**What you have to do**
Each record is to be repeated exactly as it stands below.

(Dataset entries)
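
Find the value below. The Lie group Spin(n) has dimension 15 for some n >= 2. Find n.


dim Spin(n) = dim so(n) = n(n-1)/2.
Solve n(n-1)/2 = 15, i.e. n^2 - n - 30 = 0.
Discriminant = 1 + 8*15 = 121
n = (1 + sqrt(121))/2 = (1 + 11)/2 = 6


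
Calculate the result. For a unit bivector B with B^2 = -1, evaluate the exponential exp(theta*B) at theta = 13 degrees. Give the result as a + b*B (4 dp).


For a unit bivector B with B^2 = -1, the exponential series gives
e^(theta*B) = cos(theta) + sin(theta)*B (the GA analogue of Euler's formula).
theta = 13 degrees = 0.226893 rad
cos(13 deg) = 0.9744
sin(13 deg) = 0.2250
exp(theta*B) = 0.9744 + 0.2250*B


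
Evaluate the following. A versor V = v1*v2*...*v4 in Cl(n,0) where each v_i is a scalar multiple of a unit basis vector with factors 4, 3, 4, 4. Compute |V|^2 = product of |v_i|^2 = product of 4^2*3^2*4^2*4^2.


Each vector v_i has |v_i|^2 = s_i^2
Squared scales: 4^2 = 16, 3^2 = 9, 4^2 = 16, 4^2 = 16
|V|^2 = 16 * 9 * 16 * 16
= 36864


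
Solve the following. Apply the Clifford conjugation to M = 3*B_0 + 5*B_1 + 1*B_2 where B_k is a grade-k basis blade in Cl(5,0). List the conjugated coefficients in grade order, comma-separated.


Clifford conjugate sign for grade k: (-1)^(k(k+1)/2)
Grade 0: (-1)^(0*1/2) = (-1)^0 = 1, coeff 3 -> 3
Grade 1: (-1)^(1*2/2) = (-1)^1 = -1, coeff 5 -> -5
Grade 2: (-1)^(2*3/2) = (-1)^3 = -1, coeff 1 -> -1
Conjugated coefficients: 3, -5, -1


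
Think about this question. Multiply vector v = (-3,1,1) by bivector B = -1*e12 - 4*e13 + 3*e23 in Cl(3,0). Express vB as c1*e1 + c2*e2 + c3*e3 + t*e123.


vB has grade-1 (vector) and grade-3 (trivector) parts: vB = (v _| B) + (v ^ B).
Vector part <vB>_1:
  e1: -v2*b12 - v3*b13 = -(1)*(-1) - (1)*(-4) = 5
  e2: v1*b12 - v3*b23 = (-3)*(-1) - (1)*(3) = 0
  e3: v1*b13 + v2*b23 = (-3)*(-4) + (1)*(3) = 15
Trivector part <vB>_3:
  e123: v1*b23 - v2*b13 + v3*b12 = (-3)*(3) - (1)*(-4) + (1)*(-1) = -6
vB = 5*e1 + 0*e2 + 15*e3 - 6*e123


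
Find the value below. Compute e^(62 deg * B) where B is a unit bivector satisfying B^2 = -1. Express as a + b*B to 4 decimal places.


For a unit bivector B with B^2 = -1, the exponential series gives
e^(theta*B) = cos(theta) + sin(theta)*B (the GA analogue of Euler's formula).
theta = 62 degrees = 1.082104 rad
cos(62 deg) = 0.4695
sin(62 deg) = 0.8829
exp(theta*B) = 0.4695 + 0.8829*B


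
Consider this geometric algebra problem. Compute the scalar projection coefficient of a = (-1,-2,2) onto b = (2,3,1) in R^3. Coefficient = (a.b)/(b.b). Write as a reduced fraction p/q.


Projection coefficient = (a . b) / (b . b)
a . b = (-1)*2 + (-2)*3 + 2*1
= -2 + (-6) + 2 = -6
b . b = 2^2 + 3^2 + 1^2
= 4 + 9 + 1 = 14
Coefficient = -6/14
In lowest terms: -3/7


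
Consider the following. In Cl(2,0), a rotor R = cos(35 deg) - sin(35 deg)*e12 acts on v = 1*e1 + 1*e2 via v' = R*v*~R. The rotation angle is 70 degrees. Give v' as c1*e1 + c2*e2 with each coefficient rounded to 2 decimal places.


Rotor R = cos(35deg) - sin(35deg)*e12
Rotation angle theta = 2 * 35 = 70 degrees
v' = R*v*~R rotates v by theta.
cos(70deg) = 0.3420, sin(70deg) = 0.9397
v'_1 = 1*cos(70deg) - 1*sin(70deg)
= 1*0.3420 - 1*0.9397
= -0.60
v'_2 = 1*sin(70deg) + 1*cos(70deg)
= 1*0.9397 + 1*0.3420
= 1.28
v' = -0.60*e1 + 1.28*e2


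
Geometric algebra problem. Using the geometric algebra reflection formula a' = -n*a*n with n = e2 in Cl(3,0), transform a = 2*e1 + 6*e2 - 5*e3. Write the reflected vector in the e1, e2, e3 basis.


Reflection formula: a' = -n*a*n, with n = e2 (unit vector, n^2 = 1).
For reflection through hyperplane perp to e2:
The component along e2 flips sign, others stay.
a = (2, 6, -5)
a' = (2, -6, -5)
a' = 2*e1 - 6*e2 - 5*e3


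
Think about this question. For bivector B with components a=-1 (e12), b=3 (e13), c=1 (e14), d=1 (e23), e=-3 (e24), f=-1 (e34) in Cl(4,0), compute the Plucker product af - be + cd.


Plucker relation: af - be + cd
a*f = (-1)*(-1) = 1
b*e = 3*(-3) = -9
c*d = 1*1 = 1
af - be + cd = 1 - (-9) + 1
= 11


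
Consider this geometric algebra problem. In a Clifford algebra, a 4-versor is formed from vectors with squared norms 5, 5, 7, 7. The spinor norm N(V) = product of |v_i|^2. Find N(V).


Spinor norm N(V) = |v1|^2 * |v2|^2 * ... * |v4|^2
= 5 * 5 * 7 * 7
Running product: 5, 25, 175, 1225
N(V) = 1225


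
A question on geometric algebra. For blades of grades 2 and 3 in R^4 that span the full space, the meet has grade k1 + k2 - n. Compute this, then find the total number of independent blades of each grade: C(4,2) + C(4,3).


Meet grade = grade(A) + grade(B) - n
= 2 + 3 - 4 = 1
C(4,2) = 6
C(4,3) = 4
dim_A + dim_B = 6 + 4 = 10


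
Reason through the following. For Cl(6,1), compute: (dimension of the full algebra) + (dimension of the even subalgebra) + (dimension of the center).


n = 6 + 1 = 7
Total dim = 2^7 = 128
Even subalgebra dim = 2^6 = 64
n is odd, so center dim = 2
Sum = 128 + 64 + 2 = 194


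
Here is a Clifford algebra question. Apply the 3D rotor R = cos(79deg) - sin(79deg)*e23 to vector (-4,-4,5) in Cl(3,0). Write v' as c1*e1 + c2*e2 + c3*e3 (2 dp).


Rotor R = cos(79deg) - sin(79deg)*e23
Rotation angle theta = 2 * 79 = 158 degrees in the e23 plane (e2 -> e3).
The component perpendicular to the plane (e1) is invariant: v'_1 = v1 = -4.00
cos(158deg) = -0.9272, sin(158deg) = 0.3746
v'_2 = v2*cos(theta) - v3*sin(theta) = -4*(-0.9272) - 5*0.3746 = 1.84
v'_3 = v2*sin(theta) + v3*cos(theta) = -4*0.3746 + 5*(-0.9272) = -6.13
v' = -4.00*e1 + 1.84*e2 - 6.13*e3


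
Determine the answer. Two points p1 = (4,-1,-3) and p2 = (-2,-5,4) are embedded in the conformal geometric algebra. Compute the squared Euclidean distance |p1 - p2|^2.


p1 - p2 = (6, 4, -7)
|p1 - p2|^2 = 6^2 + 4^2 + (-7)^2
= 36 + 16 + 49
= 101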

**Finished task**
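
Find the value below. The Lie group Spin(n) has dimension 15 for some n >= 2. Find n.


dim Spin(n) = dim so(n) = n(n-1)/2.
Solve n(n-1)/2 = 15, i.e. n^2 - n - 30 = 0.
Discriminant = 1 + 8*15 = 121
n = (1 + sqrt(121))/2 = (1 + 11)/2 = 6


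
Calculate the result. For a unit bivector B with B^2 = -1, evaluate the exponential exp(theta*B) at theta = 13 degrees. Give the result as a + b*B (4 dp).


For a unit bivector B with B^2 = -1, the exponential series gives
e^(theta*B) = cos(theta) + sin(theta)*B (the GA analogue of Euler's formula).
theta = 13 degrees = 0.226893 rad
cos(13 deg) = 0.9744
sin(13 deg) = 0.2250
exp(theta*B) = 0.9744 + 0.2250*B


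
Evaluate the following. A versor V = v1*v2*...*v4 in Cl(n,0) where each v_i is a scalar multiple of a unit basis vector with factors 4, 3, 4, 4. Compute |V|^2 = product of |v_i|^2 = product of 4^2*3^2*4^2*4^2.


Each vector v_i has |v_i|^2 = s_i^2
Squared scales: 4^2 = 16, 3^2 = 9, 4^2 = 16, 4^2 = 16
|V|^2 = 16 * 9 * 16 * 16
= 36864


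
Solve the following. Apply the Clifford conjugation to M = 3*B_0 + 5*B_1 + 1*B_2 where B_k is a grade-k basis blade in Cl(5,0). List the conjugated coefficients in grade order, comma-separated.


Clifford conjugate sign for grade k: (-1)^(k(k+1)/2)
Grade 0: (-1)^(0*1/2) = (-1)^0 = 1, coeff 3 -> 3
Grade 1: (-1)^(1*2/2) = (-1)^1 = -1, coeff 5 -> -5
Grade 2: (-1)^(2*3/2) = (-1)^3 = -1, coeff 1 -> -1
Conjugated coefficients: 3, -5, -1


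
Think about this question. Multiply vector v = (-3,1,1) by bivector B = -1*e12 - 4*e13 + 3*e23 in Cl(3,0). Express vB as c1*e1 + c2*e2 + c3*e3 + t*e123.


vB has grade-1 (vector) and grade-3 (trivector) parts: vB = (v _| B) + (v ^ B).
Vector part <vB>_1:
  e1: -v2*b12 - v3*b13 = -(1)*(-1) - (1)*(-4) = 5
  e2: v1*b12 - v3*b23 = (-3)*(-1) - (1)*(3) = 0
  e3: v1*b13 + v2*b23 = (-3)*(-4) + (1)*(3) = 15
Trivector part <vB>_3:
  e123: v1*b23 - v2*b13 + v3*b12 = (-3)*(3) - (1)*(-4) + (1)*(-1) = -6
vB = 5*e1 + 0*e2 + 15*e3 - 6*e123


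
Find the value below. Compute e^(62 deg * B) where B is a unit bivector satisfying B^2 = -1. Express as a + b*B to 4 decimal places.


For a unit bivector B with B^2 = -1, the exponential series gives
e^(theta*B) = cos(theta) + sin(theta)*B (the GA analogue of Euler's formula).
theta = 62 degrees = 1.082104 rad
cos(62 deg) = 0.4695
sin(62 deg) = 0.8829
exp(theta*B) = 0.4695 + 0.8829*B


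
Consider this geometric algebra problem. Compute the scalar projection coefficient of a = (-1,-2,2) onto b = (2,3,1) in R^3. Coefficient = (a.b)/(b.b). Write as a reduced fraction p/q.


Projection coefficient = (a . b) / (b . b)
a . b = (-1)*2 + (-2)*3 + 2*1
= -2 + (-6) + 2 = -6
b . b = 2^2 + 3^2 + 1^2
= 4 + 9 + 1 = 14
Coefficient = -6/14
In lowest terms: -3/7


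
Consider the following. In Cl(2,0), a rotor R = cos(35 deg) - sin(35 deg)*e12 acts on v = 1*e1 + 1*e2 via v' = R*v*~R. The rotation angle is 70 degrees. Give v' as c1*e1 + c2*e2 with each coefficient rounded to 2 decimal places.


Rotor R = cos(35deg) - sin(35deg)*e12
Rotation angle theta = 2 * 35 = 70 degrees
v' = R*v*~R rotates v by theta.
cos(70deg) = 0.3420, sin(70deg) = 0.9397
v'_1 = 1*cos(70deg) - 1*sin(70deg)
= 1*0.3420 - 1*0.9397
= -0.60
v'_2 = 1*sin(70deg) + 1*cos(70deg)
= 1*0.9397 + 1*0.3420
= 1.28
v' = -0.60*e1 + 1.28*e2


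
Geometric algebra problem. Using the geometric algebra reflection formula a' = -n*a*n with n = e2 in Cl(3,0), transform a = 2*e1 + 6*e2 - 5*e3. Write the reflected vector in the e1, e2, e3 basis.


Reflection formula: a' = -n*a*n, with n = e2 (unit vector, n^2 = 1).
For reflection through hyperplane perp to e2:
The component along e2 flips sign, others stay.
a = (2, 6, -5)
a' = (2, -6, -5)
a' = 2*e1 - 6*e2 - 5*e3


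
Think about this question. For bivector B with components a=-1 (e12), b=3 (e13), c=1 (e14), d=1 (e23), e=-3 (e24), f=-1 (e34) in Cl(4,0), compute the Plucker product af - be + cd.


Plucker relation: af - be + cd
a*f = (-1)*(-1) = 1
b*e = 3*(-3) = -9
c*d = 1*1 = 1
af - be + cd = 1 - (-9) + 1
= 11


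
Consider this geometric algebra problem. In a Clifford algebra, a 4-versor is formed from vectors with squared norms 5, 5, 7, 7. The spinor norm N(V) = product of |v_i|^2. Find N(V).


Spinor norm N(V) = |v1|^2 * |v2|^2 * ... * |v4|^2
= 5 * 5 * 7 * 7
Running product: 5, 25, 175, 1225
N(V) = 1225


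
A question on geometric algebra. For blades of grades 2 and 3 in R^4 that span the full space, the meet has grade k1 + k2 - n. Compute this, then find the total number of independent blades of each grade: C(4,2) + C(4,3).


Meet grade = grade(A) + grade(B) - n
= 2 + 3 - 4 = 1
C(4,2) = 6
C(4,3) = 4
dim_A + dim_B = 6 + 4 = 10


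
Reason through the following. For Cl(6,1), compute: (dimension of the full algebra) + (dimension of the even subalgebra) + (dimension of the center).


n = 6 + 1 = 7
Total dim = 2^7 = 128
Even subalgebra dim = 2^6 = 64
n is odd, so center dim = 2
Sum = 128 + 64 + 2 = 194


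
Here is a Clifford algebra question. Apply the 3D rotor R = cos(79deg) - sin(79deg)*e23 to vector (-4,-4,5) in Cl(3,0). Write v' as c1*e1 + c2*e2 + c3*e3 (2 dp).


Rotor R = cos(79deg) - sin(79deg)*e23
Rotation angle theta = 2 * 79 = 158 degrees in the e23 plane (e2 -> e3).
The component perpendicular to the plane (e1) is invariant: v'_1 = v1 = -4.00
cos(158deg) = -0.9272, sin(158deg) = 0.3746
v'_2 = v2*cos(theta) - v3*sin(theta) = -4*(-0.9272) - 5*0.3746 = 1.84
v'_3 = v2*sin(theta) + v3*cos(theta) = -4*0.3746 + 5*(-0.9272) = -6.13
v' = -4.00*e1 + 1.84*e2 - 6.13*e3


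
Determine the answer. Two points p1 = (4,-1,-3) and p2 = (-2,-5,4) are embedded in the conformal geometric algebra. Compute the squared Euclidean distance |p1 - p2|^2.


p1 - p2 = (6, 4, -7)
|p1 - p2|^2 = 6^2 + 4^2 + (-7)^2
= 36 + 16 + 49
= 101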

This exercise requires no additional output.